What you should do: Among the lines below, take the one holding "And ::= Not", the one holding "p && p && p || p && q", and all lines between them. Set them down exactly.

Given data:
Content starts

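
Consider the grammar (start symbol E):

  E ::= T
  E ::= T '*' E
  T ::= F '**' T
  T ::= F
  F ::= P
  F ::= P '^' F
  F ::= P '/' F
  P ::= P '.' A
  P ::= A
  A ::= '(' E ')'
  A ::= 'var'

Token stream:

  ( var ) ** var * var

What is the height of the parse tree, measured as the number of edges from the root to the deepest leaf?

10

[E [T [F [P [A ( [E [T [F [P [A var]]]]] )]]] ** [T [F [P [A var]]]]] * [E [T [F [P [A var]]]]]]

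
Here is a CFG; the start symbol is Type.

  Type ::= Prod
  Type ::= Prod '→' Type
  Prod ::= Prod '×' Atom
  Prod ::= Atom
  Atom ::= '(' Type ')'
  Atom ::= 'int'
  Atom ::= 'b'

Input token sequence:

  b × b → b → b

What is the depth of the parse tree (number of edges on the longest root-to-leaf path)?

5

[Type [Prod [Prod [Atom b]] × [Atom b]] → [Type [Prod [Atom b]] → [Type [Prod [Atom b]]]]]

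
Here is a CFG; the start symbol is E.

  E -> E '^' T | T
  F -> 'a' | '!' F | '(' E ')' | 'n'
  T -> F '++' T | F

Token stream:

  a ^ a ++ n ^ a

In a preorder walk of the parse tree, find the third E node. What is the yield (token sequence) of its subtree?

[E [E [E [T [F a]]] ^ [T [F a] ++ [T [F n]]]] ^ [T [F a]]]

a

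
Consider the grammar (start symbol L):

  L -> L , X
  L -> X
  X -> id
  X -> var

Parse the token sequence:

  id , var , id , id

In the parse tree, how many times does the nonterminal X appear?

[L [L [L [L [X id]] , [X var]] , [X id]] , [X id]]

4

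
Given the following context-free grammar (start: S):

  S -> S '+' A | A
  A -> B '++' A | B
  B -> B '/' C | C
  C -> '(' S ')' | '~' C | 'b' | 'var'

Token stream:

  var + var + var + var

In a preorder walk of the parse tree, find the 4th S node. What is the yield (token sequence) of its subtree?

var

[S [S [S [S [A [B [C var]]]] + [A [B [C var]]]] + [A [B [C var]]]] + [A [B [C var]]]]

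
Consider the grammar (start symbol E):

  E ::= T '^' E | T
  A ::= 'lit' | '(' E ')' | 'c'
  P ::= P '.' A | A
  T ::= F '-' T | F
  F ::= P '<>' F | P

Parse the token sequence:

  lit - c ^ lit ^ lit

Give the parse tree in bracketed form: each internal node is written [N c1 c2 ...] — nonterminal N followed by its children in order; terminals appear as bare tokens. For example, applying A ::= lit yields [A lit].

[E [T [F [P [A lit]]] - [T [F [P [A c]]]]] ^ [E [T [F [P [A lit]]]] ^ [E [T [F [P [A lit]]]]]]]

E
T ^ E
F - T ^ E
P - T ^ E
A - T ^ E
lit - T ^ E
lit - F ^ E
lit - P ^ E
lit - A ^ E
lit - c ^ E
lit - c ^ T ^ E
lit - c ^ F ^ E
lit - c ^ P ^ E
lit - c ^ A ^ E
lit - c ^ lit ^ E
lit - c ^ lit ^ T
lit - c ^ lit ^ F
lit - c ^ lit ^ P
lit - c ^ lit ^ A
lit - c ^ lit ^ lit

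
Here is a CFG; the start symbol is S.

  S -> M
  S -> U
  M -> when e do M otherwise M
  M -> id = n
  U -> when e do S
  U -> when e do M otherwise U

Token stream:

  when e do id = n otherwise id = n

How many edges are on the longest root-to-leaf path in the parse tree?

[S [M when e do [M id = n] otherwise [M id = n]]]

3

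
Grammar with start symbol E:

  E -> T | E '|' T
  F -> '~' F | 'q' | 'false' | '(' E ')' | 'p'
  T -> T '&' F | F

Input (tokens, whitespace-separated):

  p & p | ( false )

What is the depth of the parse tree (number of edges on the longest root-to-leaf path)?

6

[E [E [T [T [F p]] & [F p]]] | [T [F ( [E [T [F false]]] )]]]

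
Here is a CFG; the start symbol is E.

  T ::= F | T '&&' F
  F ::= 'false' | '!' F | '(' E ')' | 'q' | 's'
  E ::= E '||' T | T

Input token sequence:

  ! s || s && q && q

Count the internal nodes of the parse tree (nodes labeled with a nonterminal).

[E [E [T [F ! [F s]]]] || [T [T [T [F s]] && [F q]] && [F q]]]

11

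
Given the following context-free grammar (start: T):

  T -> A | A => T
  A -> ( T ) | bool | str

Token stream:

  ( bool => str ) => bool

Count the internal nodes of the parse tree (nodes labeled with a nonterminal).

[T [A ( [T [A bool] => [T [A str]]] )] => [T [A bool]]]

8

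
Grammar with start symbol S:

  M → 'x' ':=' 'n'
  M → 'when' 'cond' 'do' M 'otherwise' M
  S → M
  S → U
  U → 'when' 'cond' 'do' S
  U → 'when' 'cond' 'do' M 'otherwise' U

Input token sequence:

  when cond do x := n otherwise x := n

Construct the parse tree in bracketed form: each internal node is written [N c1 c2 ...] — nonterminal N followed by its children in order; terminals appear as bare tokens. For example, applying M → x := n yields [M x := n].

S
M
when cond do M otherwise M
when cond do x := n otherwise M
when cond do x := n otherwise x := n

[S [M when cond do [M x := n] otherwise [M x := n]]]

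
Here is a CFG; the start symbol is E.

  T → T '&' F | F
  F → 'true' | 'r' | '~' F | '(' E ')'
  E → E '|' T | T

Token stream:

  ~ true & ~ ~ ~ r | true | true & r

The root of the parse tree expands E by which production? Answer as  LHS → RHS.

[E [E [E [T [T [F ~ [F true]]] & [F ~ [F ~ [F ~ [F r]]]]]] | [T [F true]]] | [T [T [F true]] & [F r]]]

E → E '|' T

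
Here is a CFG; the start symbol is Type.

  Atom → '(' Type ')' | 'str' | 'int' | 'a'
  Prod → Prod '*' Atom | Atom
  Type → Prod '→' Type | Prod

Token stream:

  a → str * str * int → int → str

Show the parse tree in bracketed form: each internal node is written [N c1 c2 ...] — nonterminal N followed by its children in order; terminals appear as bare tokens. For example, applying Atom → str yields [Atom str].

Type
Prod → Type
Atom → Type
a → Type
a → Prod → Type
a → Prod * Atom → Type
a → Prod * Atom * Atom → Type
a → Atom * Atom * Atom → Type
a → str * Atom * Atom → Type
a → str * str * Atom → Type
a → str * str * int → Type
a → str * str * int → Prod → Type
a → str * str * int → Atom → Type
a → str * str * int → int → Type
a → str * str * int → int → Prod
a → str * str * int → int → Atom
a → str * str * int → int → str

[Type [Prod [Atom a]] → [Type [Prod [Prod [Prod [Atom str]] * [Atom str]] * [Atom int]] → [Type [Prod [Atom int]] → [Type [Prod [Atom str]]]]]]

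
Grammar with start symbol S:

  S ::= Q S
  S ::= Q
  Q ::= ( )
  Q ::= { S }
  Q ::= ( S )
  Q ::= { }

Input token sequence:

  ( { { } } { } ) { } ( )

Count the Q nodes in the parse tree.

6

[S [Q ( [S [Q { [S [Q { }]] }] [S [Q { }]]] )] [S [Q { }] [S [Q ( )]]]]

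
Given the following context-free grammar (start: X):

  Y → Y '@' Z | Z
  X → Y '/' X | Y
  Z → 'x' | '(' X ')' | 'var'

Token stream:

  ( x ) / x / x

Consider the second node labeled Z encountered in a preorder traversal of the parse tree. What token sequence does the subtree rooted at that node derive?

x

[X [Y [Z ( [X [Y [Z x]]] )]] / [X [Y [Z x]] / [X [Y [Z x]]]]]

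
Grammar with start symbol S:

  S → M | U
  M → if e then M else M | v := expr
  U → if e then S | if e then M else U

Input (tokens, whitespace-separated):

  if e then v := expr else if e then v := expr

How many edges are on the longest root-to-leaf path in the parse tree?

[S [U if e then [M v := expr] else [U if e then [S [M v := expr]]]]]

5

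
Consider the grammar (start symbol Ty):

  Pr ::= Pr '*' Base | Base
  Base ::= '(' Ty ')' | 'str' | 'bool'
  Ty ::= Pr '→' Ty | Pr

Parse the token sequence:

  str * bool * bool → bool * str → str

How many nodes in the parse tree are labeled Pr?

[Ty [Pr [Pr [Pr [Base str]] * [Base bool]] * [Base bool]] → [Ty [Pr [Pr [Base bool]] * [Base str]] → [Ty [Pr [Base str]]]]]

6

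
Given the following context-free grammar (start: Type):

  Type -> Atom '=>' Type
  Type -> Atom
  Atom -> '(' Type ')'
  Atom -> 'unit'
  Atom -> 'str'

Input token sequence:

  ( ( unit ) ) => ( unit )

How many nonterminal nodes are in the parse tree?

10

[Type [Atom ( [Type [Atom ( [Type [Atom unit]] )]] )] => [Type [Atom ( [Type [Atom unit]] )]]]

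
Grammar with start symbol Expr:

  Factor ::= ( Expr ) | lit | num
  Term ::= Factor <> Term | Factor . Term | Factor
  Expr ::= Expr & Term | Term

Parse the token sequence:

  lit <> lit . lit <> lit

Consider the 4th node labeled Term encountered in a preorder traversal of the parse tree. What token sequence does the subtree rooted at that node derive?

[Expr [Term [Factor lit] <> [Term [Factor lit] . [Term [Factor lit] <> [Term [Factor lit]]]]]]

lit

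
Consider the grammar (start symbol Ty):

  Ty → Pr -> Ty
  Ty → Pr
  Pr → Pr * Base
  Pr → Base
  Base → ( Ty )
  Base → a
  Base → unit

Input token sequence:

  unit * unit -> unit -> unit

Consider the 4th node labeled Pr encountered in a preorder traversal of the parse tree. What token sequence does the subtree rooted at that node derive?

unit

[Ty [Pr [Pr [Base unit]] * [Base unit]] -> [Ty [Pr [Base unit]] -> [Ty [Pr [Base unit]]]]]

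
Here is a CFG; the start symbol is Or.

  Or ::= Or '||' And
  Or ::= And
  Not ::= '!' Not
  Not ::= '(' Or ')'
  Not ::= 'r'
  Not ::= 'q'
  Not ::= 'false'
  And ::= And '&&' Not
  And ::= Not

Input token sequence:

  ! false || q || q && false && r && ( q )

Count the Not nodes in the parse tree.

8

[Or [Or [Or [And [Not ! [Not false]]]] || [And [Not q]]] || [And [And [And [And [Not q]] && [Not false]] && [Not r]] && [Not ( [Or [And [Not q]]] )]]]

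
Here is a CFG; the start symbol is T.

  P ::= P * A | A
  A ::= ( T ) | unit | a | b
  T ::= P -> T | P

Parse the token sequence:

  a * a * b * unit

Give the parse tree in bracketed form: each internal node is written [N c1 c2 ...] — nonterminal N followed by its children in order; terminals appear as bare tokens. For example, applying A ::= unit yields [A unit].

[T [P [P [P [P [A a]] * [A a]] * [A b]] * [A unit]]]

T
P
P * A
P * A * A
P * A * A * A
A * A * A * A
a * A * A * A
a * a * A * A
a * a * b * A
a * a * b * unit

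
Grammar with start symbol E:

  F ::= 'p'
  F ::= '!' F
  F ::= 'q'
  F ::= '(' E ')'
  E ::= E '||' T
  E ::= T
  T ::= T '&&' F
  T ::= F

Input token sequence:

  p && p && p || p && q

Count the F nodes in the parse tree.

5

[E [E [T [T [T [F p]] && [F p]] && [F p]]] || [T [T [F p]] && [F q]]]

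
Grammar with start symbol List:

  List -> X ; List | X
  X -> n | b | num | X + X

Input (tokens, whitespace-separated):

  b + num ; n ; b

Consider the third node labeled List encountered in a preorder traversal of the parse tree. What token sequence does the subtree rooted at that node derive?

b

[List [X [X b] + [X num]] ; [List [X n] ; [List [X b]]]]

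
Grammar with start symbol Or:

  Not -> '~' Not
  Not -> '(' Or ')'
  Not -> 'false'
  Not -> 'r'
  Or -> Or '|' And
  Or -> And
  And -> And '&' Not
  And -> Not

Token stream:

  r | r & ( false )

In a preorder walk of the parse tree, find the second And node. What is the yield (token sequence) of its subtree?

r & ( false )

[Or [Or [And [Not r]]] | [And [And [Not r]] & [Not ( [Or [And [Not false]]] )]]]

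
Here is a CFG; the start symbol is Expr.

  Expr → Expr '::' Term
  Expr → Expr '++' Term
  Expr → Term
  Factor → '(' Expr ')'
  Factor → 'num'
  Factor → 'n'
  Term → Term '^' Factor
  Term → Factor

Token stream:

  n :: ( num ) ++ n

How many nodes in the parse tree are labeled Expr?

4

[Expr [Expr [Expr [Term [Factor n]]] :: [Term [Factor ( [Expr [Term [Factor num]]] )]]] ++ [Term [Factor n]]]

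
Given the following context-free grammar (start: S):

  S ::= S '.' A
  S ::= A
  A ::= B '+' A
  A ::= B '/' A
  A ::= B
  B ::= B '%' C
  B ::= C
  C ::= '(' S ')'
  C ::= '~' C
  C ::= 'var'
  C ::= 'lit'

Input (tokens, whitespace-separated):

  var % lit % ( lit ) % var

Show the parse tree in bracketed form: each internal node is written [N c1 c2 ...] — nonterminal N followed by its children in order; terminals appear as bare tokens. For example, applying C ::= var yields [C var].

[S [A [B [B [B [B [C var]] % [C lit]] % [C ( [S [A [B [C lit]]]] )]] % [C var]]]]

S
A
B
B % C
B % C % C
B % C % C % C
C % C % C % C
var % C % C % C
var % lit % C % C
var % lit % ( S ) % C
var % lit % ( A ) % C
var % lit % ( B ) % C
var % lit % ( C ) % C
var % lit % ( lit ) % C
var % lit % ( lit ) % var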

Content ends

Result for this exercise:
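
  And ::= Not

Input token sequence:

  ! false || q || q && false && r && ( q )

Count the Not nodes in the parse tree.

8

[Or [Or [Or [And [Not ! [Not false]]]] || [And [Not q]]] || [And [And [And [And [Not q]] && [Not false]] && [Not r]] && [Not ( [Or [And [Not q]]] )]]]

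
Here is a CFG; the start symbol is T.

  P ::= P * A | A
  A ::= ( T ) | unit | a | b
  T ::= P -> T | P

Parse the token sequence:

  a * a * b * unit

Give the parse tree in bracketed form: each internal node is written [N c1 c2 ...] — nonterminal N followed by its children in order; terminals appear as bare tokens. For example, applying A ::= unit yields [A unit].

[T [P [P [P [P [A a]] * [A a]] * [A b]] * [A unit]]]

T
P
P * A
P * A * A
P * A * A * A
A * A * A * A
a * A * A * A
a * a * A * A
a * a * b * A
a * a * b * unit

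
Grammar with start symbol E:

  F ::= 'p'
  F ::= '!' F
  F ::= 'q'
  F ::= '(' E ')'
  E ::= E '||' T
  E ::= T
  T ::= T '&&' F
  T ::= F

Input token sequence:

  p && p && p || p && q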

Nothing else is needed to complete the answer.